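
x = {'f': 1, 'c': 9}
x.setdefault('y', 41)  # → 41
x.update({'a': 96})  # {'f': 1, 'c': 9, 'y': 41, 'a': 96}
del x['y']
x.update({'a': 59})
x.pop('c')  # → 9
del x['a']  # {'f': 1}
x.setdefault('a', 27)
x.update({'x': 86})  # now {'f': 1, 'a': 27, 'x': 86}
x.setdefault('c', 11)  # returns 11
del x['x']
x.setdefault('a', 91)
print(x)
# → {'f': 1, 'a': 27, 'c': 11}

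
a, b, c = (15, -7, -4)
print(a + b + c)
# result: 4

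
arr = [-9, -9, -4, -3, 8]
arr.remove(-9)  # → [-9, -4, -3, 8]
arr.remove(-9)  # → [-4, -3, 8]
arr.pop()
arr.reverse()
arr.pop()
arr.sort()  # [-3]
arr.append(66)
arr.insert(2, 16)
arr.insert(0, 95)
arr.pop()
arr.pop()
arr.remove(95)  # [-3]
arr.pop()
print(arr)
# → []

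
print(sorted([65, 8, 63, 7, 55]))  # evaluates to [7, 8, 55, 63, 65]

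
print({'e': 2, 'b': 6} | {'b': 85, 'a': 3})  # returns {'e': 2, 'b': 85, 'a': 3}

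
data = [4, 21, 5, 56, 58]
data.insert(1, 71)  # [4, 71, 21, 5, 56, 58]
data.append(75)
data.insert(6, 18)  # [4, 71, 21, 5, 56, 58, 18, 75]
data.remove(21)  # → [4, 71, 5, 56, 58, 18, 75]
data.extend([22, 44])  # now [4, 71, 5, 56, 58, 18, 75, 22, 44]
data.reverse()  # [44, 22, 75, 18, 58, 56, 5, 71, 4]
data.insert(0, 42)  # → [42, 44, 22, 75, 18, 58, 56, 5, 71, 4]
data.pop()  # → 4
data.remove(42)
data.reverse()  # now [71, 5, 56, 58, 18, 75, 22, 44]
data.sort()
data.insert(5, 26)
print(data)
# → [5, 18, 22, 44, 56, 26, 58, 71, 75]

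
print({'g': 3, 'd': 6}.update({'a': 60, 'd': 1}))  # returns None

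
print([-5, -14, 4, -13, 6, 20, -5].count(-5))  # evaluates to 2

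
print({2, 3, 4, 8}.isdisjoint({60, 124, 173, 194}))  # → True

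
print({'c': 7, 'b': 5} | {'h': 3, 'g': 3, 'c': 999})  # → {'c': 999, 'b': 5, 'h': 3, 'g': 3}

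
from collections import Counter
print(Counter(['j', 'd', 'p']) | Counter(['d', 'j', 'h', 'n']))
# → Counter({'j': 1, 'd': 1, 'p': 1, 'h': 1, 'n': 1})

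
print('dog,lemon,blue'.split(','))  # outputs ['dog', 'lemon', 'blue']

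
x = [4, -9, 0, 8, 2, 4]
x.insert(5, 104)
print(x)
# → [4, -9, 0, 8, 2, 104, 4]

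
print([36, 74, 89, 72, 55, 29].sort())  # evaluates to None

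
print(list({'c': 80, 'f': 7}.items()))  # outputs [('c', 80), ('f', 7)]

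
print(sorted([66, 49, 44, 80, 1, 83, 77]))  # [1, 44, 49, 66, 77, 80, 83]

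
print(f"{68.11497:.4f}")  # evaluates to 68.1150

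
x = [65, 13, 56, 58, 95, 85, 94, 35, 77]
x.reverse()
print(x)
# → [77, 35, 94, 85, 95, 58, 56, 13, 65]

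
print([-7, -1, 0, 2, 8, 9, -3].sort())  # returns None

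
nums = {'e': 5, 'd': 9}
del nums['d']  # {'e': 5}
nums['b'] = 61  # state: {'e': 5, 'b': 61}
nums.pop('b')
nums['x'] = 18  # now {'e': 5, 'x': 18}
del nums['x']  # {'e': 5}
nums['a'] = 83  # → {'e': 5, 'a': 83}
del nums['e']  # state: {'a': 83}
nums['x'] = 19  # {'a': 83, 'x': 19}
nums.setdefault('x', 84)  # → 19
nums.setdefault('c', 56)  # 56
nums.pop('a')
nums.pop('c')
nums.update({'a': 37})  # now {'x': 19, 'a': 37}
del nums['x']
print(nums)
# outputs {'a': 37}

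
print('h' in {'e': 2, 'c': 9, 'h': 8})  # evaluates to True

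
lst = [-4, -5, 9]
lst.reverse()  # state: [9, -5, -4]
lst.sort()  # [-5, -4, 9]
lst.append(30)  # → [-5, -4, 9, 30]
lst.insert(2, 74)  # [-5, -4, 74, 9, 30]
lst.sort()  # [-5, -4, 9, 30, 74]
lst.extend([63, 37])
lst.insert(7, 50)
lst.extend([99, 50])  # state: [-5, -4, 9, 30, 74, 63, 37, 50, 99, 50]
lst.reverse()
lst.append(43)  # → [50, 99, 50, 37, 63, 74, 30, 9, -4, -5, 43]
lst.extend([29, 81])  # [50, 99, 50, 37, 63, 74, 30, 9, -4, -5, 43, 29, 81]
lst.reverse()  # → [81, 29, 43, -5, -4, 9, 30, 74, 63, 37, 50, 99, 50]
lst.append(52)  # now [81, 29, 43, -5, -4, 9, 30, 74, 63, 37, 50, 99, 50, 52]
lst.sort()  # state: [-5, -4, 9, 29, 30, 37, 43, 50, 50, 52, 63, 74, 81, 99]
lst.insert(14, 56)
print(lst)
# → [-5, -4, 9, 29, 30, 37, 43, 50, 50, 52, 63, 74, 81, 99, 56]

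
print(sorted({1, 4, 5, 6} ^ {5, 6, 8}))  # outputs [1, 4, 8]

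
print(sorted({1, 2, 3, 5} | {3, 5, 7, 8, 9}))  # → [1, 2, 3, 5, 7, 8, 9]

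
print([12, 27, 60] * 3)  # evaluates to [12, 27, 60, 12, 27, 60, 12, 27, 60]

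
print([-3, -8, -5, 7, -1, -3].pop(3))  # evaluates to 7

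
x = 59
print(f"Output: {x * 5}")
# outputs Output: 295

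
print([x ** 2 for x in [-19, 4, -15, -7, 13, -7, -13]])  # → [361, 16, 225, 49, 169, 49, 169]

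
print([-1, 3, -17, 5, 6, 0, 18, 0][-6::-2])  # [-17, -1]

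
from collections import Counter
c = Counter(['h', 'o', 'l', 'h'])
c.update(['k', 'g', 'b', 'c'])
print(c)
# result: Counter({'h': 2, 'o': 1, 'l': 1, 'k': 1, 'g': 1, 'b': 1, 'c': 1})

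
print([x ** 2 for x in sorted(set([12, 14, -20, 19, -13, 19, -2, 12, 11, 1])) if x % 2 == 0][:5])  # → [400, 4, 144, 196]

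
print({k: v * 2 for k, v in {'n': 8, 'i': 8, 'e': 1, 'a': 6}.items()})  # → {'n': 16, 'i': 16, 'e': 2, 'a': 12}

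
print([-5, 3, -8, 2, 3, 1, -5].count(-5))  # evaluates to 2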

************

Task prompt: Using the records above, filter out every line that lacks the string "setdefault" and copy the rest.

Problem solution:
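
x.setdefault('y', 41)  # → 41
x.setdefault('a', 27)
x.setdefault('c', 11)  # returns 11
x.setdefault('a', 91)
nums.setdefault('x', 84)  # → 19
nums.setdefault('c', 56)  # 56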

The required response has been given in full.